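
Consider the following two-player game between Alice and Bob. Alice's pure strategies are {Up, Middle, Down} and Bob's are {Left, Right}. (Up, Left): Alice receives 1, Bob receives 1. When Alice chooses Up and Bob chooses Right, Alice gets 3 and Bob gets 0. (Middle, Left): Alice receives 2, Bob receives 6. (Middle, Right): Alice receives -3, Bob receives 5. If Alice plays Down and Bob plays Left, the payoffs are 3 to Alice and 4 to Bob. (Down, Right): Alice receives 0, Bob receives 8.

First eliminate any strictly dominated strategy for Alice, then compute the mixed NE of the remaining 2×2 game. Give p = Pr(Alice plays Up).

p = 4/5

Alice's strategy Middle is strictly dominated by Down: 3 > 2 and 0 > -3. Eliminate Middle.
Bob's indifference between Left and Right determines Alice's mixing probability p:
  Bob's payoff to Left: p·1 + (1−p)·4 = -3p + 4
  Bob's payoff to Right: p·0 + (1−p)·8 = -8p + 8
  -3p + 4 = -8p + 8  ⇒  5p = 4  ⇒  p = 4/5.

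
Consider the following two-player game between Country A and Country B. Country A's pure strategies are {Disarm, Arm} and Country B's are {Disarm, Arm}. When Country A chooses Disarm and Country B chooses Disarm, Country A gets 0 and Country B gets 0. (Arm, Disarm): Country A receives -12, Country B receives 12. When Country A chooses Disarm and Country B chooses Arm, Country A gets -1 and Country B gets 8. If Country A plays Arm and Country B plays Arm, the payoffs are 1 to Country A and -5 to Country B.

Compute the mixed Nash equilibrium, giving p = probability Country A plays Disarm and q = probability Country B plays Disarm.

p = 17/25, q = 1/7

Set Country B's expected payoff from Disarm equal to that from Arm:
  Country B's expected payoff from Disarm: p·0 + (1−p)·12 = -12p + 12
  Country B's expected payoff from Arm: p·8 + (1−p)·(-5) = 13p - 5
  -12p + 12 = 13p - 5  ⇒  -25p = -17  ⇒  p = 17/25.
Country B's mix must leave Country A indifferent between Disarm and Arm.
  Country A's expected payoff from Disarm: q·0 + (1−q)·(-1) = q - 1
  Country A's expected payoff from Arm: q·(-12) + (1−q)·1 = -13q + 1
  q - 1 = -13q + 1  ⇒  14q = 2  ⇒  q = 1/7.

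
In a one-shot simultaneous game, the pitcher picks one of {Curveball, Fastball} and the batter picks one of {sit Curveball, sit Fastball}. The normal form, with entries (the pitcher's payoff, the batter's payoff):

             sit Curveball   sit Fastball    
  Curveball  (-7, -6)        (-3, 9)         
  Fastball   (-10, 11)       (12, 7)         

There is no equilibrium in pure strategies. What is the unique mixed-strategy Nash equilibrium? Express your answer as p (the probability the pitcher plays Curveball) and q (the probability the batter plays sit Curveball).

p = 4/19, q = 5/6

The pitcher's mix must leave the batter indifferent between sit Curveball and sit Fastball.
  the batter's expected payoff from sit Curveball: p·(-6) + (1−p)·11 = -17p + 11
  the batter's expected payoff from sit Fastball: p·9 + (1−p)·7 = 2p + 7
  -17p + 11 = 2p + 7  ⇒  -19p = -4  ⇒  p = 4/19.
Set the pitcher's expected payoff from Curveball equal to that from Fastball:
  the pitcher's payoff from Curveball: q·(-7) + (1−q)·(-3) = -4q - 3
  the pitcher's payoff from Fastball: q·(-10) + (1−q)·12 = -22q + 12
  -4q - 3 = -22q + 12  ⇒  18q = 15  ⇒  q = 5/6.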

○ ○ ○

- TASK ITEM: The full set of records must be transcribed character for character.

- RESPONSE:
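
Consider the following two-player game between Alice and Bob. Alice's pure strategies are {Up, Middle, Down} and Bob's are {Left, Right}. (Up, Left): Alice receives 1, Bob receives 1. When Alice chooses Up and Bob chooses Right, Alice gets 3 and Bob gets 0. (Middle, Left): Alice receives 2, Bob receives 6. (Middle, Right): Alice receives -3, Bob receives 5. If Alice plays Down and Bob plays Left, the payoffs are 3 to Alice and 4 to Bob. (Down, Right): Alice receives 0, Bob receives 8.

First eliminate any strictly dominated strategy for Alice, then compute the mixed NE of the remaining 2×2 game. Give p = Pr(Alice plays Up).

p = 4/5

Alice's strategy Middle is strictly dominated by Down: 3 > 2 and 0 > -3. Eliminate Middle.
Bob's indifference between Left and Right determines Alice's mixing probability p:
  Bob's payoff to Left: p·1 + (1−p)·4 = -3p + 4
  Bob's payoff to Right: p·0 + (1−p)·8 = -8p + 8
  -3p + 4 = -8p + 8  ⇒  5p = 4  ⇒  p = 4/5.

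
Consider the following two-player game between Country A and Country B. Country A's pure strategies are {Disarm, Arm} and Country B's are {Disarm, Arm}. When Country A chooses Disarm and Country B chooses Disarm, Country A gets 0 and Country B gets 0. (Arm, Disarm): Country A receives -12, Country B receives 12. When Country A chooses Disarm and Country B chooses Arm, Country A gets -1 and Country B gets 8. If Country A plays Arm and Country B plays Arm, the payoffs are 1 to Country A and -5 to Country B.

Compute the mixed Nash equilibrium, giving p = probability Country A plays Disarm and q = probability Country B plays Disarm.

p = 17/25, q = 1/7

Set Country B's expected payoff from Disarm equal to that from Arm:
  Country B's expected payoff from Disarm: p·0 + (1−p)·12 = -12p + 12
  Country B's expected payoff from Arm: p·8 + (1−p)·(-5) = 13p - 5
  -12p + 12 = 13p - 5  ⇒  -25p = -17  ⇒  p = 17/25.
Country B's mix must leave Country A indifferent between Disarm and Arm.
  Country A's expected payoff from Disarm: q·0 + (1−q)·(-1) = q - 1
  Country A's expected payoff from Arm: q·(-12) + (1−q)·1 = -13q + 1
  q - 1 = -13q + 1  ⇒  14q = 2  ⇒  q = 1/7.

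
In a one-shot simultaneous game, the pitcher picks one of {Curveball, Fastball} and the batter picks one of {sit Curveball, sit Fastball}. The normal form, with entries (the pitcher's payoff, the batter's payoff):

             sit Curveball   sit Fastball    
  Curveball  (-7, -6)        (-3, 9)         
  Fastball   (-10, 11)       (12, 7)         

There is no equilibrium in pure strategies. What is the unique mixed-strategy Nash equilibrium? Express your answer as p (the probability the pitcher plays Curveball) and q (the probability the batter plays sit Curveball).

p = 4/19, q = 5/6

The pitcher's mix must leave the batter indifferent between sit Curveball and sit Fastball.
  the batter's expected payoff from sit Curveball: p·(-6) + (1−p)·11 = -17p + 11
  the batter's expected payoff from sit Fastball: p·9 + (1−p)·7 = 2p + 7
  -17p + 11 = 2p + 7  ⇒  -19p = -4  ⇒  p = 4/19.
Set the pitcher's expected payoff from Curveball equal to that from Fastball:
  the pitcher's payoff from Curveball: q·(-7) + (1−q)·(-3) = -4q - 3
  the pitcher's payoff from Fastball: q·(-10) + (1−q)·12 = -22q + 12
  -4q - 3 = -22q + 12  ⇒  18q = 15  ⇒  q = 5/6.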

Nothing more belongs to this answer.